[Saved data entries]
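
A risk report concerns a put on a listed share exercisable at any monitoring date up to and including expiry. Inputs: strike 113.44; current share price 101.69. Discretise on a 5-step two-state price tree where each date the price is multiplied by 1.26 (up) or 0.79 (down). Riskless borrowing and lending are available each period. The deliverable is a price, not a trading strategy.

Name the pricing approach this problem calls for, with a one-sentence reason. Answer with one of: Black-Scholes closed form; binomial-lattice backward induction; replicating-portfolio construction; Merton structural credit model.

framework: binomial-lattice backward induction

Key observation: with exercise allowed before expiry on a discrete up/down model (5 steps from spot 101.69), the strike-113.44 put's value must be rolled back through the tree testing early exercise at each node.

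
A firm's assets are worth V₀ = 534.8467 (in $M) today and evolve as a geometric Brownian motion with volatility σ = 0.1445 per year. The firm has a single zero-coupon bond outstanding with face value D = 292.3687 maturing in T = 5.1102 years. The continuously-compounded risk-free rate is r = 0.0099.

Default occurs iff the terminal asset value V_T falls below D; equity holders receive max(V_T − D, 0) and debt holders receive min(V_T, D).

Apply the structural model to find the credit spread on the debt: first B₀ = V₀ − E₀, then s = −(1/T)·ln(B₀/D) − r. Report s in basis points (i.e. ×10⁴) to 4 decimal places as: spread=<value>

spread=7.3882

With assets at 534.8467 and a single debt payment of 292.3687 at 5.1102 years:
d₁ = [ln(V₀/D) + (r + σ²/2)T] / (σ√T)
   = [ln(534.8467/292.3687) + (0.0099 + 0.5·0.1445²)·5.1102] / (0.1445·√5.1102)
   = [0.603964 + 0.103942] / 0.326653 = 2.167151
d₂ = d₁ − σ√T = 2.167151 − 0.326653 = 1.840498
N(d₁) = 0.984888,  N(d₂) = 0.967152,  e^(−rT) = 0.950667
E₀ = V₀·N(d₁) − D·e^(−rT)·N(d₂)
   = 534.8467·0.984888 − 292.3687·0.950667·0.967152 = 257.948707
B₀ = V₀ − E₀ = 534.8467 − 257.948707 = 276.897993
spread = −(1/T)·ln(B₀/D) − r = −(1/5.1102)·ln(276.897993/292.3687) − 0.0099 = 0.00073882
in basis points: 0.00073882 × 10⁴ = 7.3882 bp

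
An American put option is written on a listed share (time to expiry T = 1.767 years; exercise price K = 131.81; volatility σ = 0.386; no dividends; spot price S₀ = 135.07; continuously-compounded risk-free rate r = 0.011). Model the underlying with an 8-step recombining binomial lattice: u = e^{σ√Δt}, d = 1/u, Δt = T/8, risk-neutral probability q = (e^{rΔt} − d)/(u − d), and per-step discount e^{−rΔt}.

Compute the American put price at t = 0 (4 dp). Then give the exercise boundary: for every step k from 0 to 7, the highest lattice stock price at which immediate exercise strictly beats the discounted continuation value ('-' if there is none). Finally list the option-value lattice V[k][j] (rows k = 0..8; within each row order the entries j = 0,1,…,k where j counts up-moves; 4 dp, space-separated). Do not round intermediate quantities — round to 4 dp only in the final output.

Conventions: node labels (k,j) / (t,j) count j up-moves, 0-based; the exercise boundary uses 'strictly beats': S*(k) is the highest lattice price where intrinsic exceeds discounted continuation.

price = 23.7551
boundary = - - - - 65.3759 78.3796 65.3759 78.3796
tree:
23.7551
32.3238 13.8796
42.6475 20.4451 6.2899
54.3043 29.2673 10.2563 1.6938
66.4341 40.4335 16.3891 3.1526 0.0000
77.2804 53.4304 25.4777 5.8680 0.0000 0.0000
86.3272 66.4341 38.0639 10.9222 0.0000 0.0000 0.0000
93.8731 77.2804 53.4304 20.3298 0.0000 0.0000 0.0000 0.0000
100.1671 86.3272 66.4341 37.8402 0.0000 0.0000 0.0000 0.0000 0.0000

params: Δt=0.22087 u=1.19891 d=0.83409 q=0.46144 e^(-rΔt)=0.99757
t_8 payoffs: 100.1671 86.3272 66.4341 37.8402 0.0000 0.0000 0.0000 0.0000 0.0000
t_7: node(7,0) S=37.9369 payoff=93.8731 vs cont=93.5532 → 93.8731 [stop]  node(7,1) S=54.5296 payoff=77.2804 vs cont=76.9605 → 77.2804 [stop]  node(7,2) S=78.3796 payoff=53.4304 vs cont=53.1105 → 53.4304 [stop]  node(7,3) S=112.6610 payoff=19.1490 vs cont=20.3298 → 20.3298 [wait]  node(7,4) S=161.9363 payoff=0.0000 vs cont=0.0000 → 0.0000 [wait]  node(7,5) S=232.7634 payoff=0.0000 vs cont=0.0000 → 0.0000 [wait]  node(7,6) S=334.5686 payoff=0.0000 vs cont=0.0000 → 0.0000 [wait]  node(7,7) S=480.9009 payoff=0.0000 vs cont=0.0000 → 0.0000 [wait]  ⇒ S*(7)=78.3796
t_6: node(6,0) S=45.4828 payoff=86.3272 vs cont=86.0073 → 86.3272 [stop]  node(6,1) S=65.3759 payoff=66.4341 vs cont=66.1142 → 66.4341 [stop]  node(6,2) S=93.9698 payoff=37.8402 vs cont=38.0639 → 38.0639 [wait]  node(6,3) S=135.0700 payoff=0.0000 vs cont=10.9222 → 10.9222 [wait]  node(6,4) S=194.1464 payoff=0.0000 vs cont=0.0000 → 0.0000 [wait]  node(6,5) S=279.0615 payoff=0.0000 vs cont=0.0000 → 0.0000 [wait]  node(6,6) S=401.1164 payoff=0.0000 vs cont=0.0000 → 0.0000 [wait]  ⇒ S*(6)=65.3759
t_5: node(5,0) S=54.5296 payoff=77.2804 vs cont=76.9605 → 77.2804 [stop]  node(5,1) S=78.3796 payoff=53.4304 vs cont=53.2135 → 53.4304 [stop]  node(5,2) S=112.6610 payoff=19.1490 vs cont=25.4777 → 25.4777 [wait]  node(5,3) S=161.9363 payoff=0.0000 vs cont=5.8680 → 5.8680 [wait]  node(5,4) S=232.7634 payoff=0.0000 vs cont=0.0000 → 0.0000 [wait]  node(5,5) S=334.5686 payoff=0.0000 vs cont=0.0000 → 0.0000 [wait]  ⇒ S*(5)=78.3796
t_4: node(4,0) S=65.3759 payoff=66.4341 vs cont=66.1142 → 66.4341 [stop]  node(4,1) S=93.9698 payoff=37.8402 vs cont=40.4335 → 40.4335 [wait]  node(4,2) S=135.0700 payoff=0.0000 vs cont=16.3891 → 16.3891 [wait]  node(4,3) S=194.1464 payoff=0.0000 vs cont=3.1526 → 3.1526 [wait]  node(4,4) S=279.0615 payoff=0.0000 vs cont=0.0000 → 0.0000 [wait]  ⇒ S*(4)=65.3759
t_3: node(3,0) S=78.3796 payoff=53.4304 vs cont=54.3043 → 54.3043 [wait]  node(3,1) S=112.6610 payoff=19.1490 vs cont=29.2673 → 29.2673 [wait]  node(3,2) S=161.9363 payoff=0.0000 vs cont=10.2563 → 10.2563 [wait]  node(3,3) S=232.7634 payoff=0.0000 vs cont=1.6938 → 1.6938 [wait]  ⇒ S*(3)=-
t_2: node(2,0) S=93.9698 payoff=37.8402 vs cont=42.6475 → 42.6475 [wait]  node(2,1) S=135.0700 payoff=0.0000 vs cont=20.4451 → 20.4451 [wait]  node(2,2) S=194.1464 payoff=0.0000 vs cont=6.2899 → 6.2899 [wait]  ⇒ S*(2)=-
t_1: node(1,0) S=112.6610 payoff=19.1490 vs cont=32.3238 → 32.3238 [wait]  node(1,1) S=161.9363 payoff=0.0000 vs cont=13.8796 → 13.8796 [wait]  ⇒ S*(1)=-
t_0: node(0,0) S=135.0700 payoff=0.0000 vs cont=23.7551 → 23.7551 [wait]  ⇒ S*(0)=-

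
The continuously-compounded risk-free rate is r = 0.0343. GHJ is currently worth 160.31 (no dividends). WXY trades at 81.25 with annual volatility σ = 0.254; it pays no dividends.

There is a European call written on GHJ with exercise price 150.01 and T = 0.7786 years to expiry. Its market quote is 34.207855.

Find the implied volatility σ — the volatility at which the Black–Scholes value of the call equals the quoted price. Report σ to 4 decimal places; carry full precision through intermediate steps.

sigma = 0.4952

At σ = 0.4952 the Black–Scholes value reproduces the quote:
σ√T = 0.4952·√0.7786 = 0.436956
d₁ = (ln(S/K) + (r+σ²/2)T) / (σ√T) = (ln(160.31/150.01) + (0.0343+0.4952²/2)·0.7786) / 0.436956 = (0.066407 + 0.122171) / 0.436956 = 0.431574
d₂ = d₁ − σ√T = 0.431574 − 0.436956 = -0.005382
e^{−rT} = 0.973647
N(d₁) = 0.666974,  N(d₂) = 0.497853
V = S·N(d₁) − K·e^{−rT}·N(d₂) = 106.922662 − 72.714808 = 34.207855 (the observed quote) — the price is monotone increasing in volatility, hence this σ is the only solution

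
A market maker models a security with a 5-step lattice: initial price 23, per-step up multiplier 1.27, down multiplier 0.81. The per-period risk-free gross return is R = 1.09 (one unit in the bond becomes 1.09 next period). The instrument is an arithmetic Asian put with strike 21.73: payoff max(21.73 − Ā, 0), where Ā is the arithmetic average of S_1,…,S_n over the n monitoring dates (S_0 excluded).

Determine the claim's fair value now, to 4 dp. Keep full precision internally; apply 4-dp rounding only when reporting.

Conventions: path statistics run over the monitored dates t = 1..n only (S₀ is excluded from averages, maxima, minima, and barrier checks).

price = 0.5169

With p* = (R−d)/(u−d) = 0.6087, sum probability × payoff across the paths and divide by R^5.
Enumerate all 2^5 = 32 price paths (U = up ×1.27, D = down ×0.81); each path with k up-moves has probability p*^k·(1−p*)^(5−k).
DDDDD: Ā=12.7728, payoff=8.9572, prob=0.009174
UDDDD: Ā=20.0264, payoff=1.7036, prob=0.014271
DUDDD: Ā=17.9104, payoff=3.8196, prob=0.014271
UUDDD: Ā=28.0818, payoff=0.0000, prob=0.022200
DDUDD: Ā=16.1965, payoff=5.5335, prob=0.014271
UDUDD: Ā=25.3945, payoff=0.0000, prob=0.022200
DUUDD: Ā=23.2785, payoff=0.0000, prob=0.022200
UUUDD: Ā=36.4983, payoff=0.0000, prob=0.034533
DDDUD: Ā=14.8082, payoff=6.9218, prob=0.014271
UDDUD: Ā=23.2177, payoff=0.0000, prob=0.022200
DUDUD: Ā=21.1017, payoff=0.6283, prob=0.022200
UUDUD: Ā=33.0854, payoff=0.0000, prob=0.034533
DDUUD: Ā=19.3878, payoff=2.3422, prob=0.022200
UDUUD: Ā=30.3981, payoff=0.0000, prob=0.034533
DUUUD: Ā=28.2821, payoff=0.0000, prob=0.034533
UUUUD: Ā=44.3435, payoff=0.0000, prob=0.053717
DDDDU: Ā=13.6836, payoff=8.0464, prob=0.014271
UDDDU: Ā=21.4546, payoff=0.2754, prob=0.022200
DUDDU: Ā=19.3386, payoff=2.3914, prob=0.022200
UUDDU: Ā=30.3210, payoff=0.0000, prob=0.034533
DDUDU: Ā=17.6246, payoff=4.1054, prob=0.022200
UDUDU: Ā=27.6337, payoff=0.0000, prob=0.034533
DUUDU: Ā=25.5177, payoff=0.0000, prob=0.034533
UUUDU: Ā=40.0092, payoff=0.0000, prob=0.053717
DDDUU: Ā=16.2363, payoff=5.4937, prob=0.022200
UDDUU: Ā=25.4569, payoff=0.0000, prob=0.034533
DUDUU: Ā=23.3409, payoff=0.0000, prob=0.034533
UUDUU: Ā=36.5963, payoff=0.0000, prob=0.053717
DDUUU: Ā=21.6270, payoff=0.1030, prob=0.034533
UDUUU: Ā=33.9089, payoff=0.0000, prob=0.053717
DUUUU: Ā=31.7929, payoff=0.0000, prob=0.053717
UUUUU: Ā=49.8482, payoff=0.0000, prob=0.083560
Price = Σ prob·payoff / R^5 = 0.795382 / 1.538624 = 0.5169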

[WORK INSTRUCTIONS] Please write out, exactly as they appear above, only the lines in the stretch from the line with "A market maker" through the line with "Determine the claim's".

[SOLUTION]
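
A market maker models a security with a 5-step lattice: initial price 23, per-step up multiplier 1.27, down multiplier 0.81. The per-period risk-free gross return is R = 1.09 (one unit in the bond becomes 1.09 next period). The instrument is an arithmetic Asian put with strike 21.73: payoff max(21.73 − Ā, 0), where Ā is the arithmetic average of S_1,…,S_n over the n monitoring dates (S_0 excluded).

Determine the claim's fair value now, to 4 dp. Keep full precision internally; apply 4-dp rounding only when reporting.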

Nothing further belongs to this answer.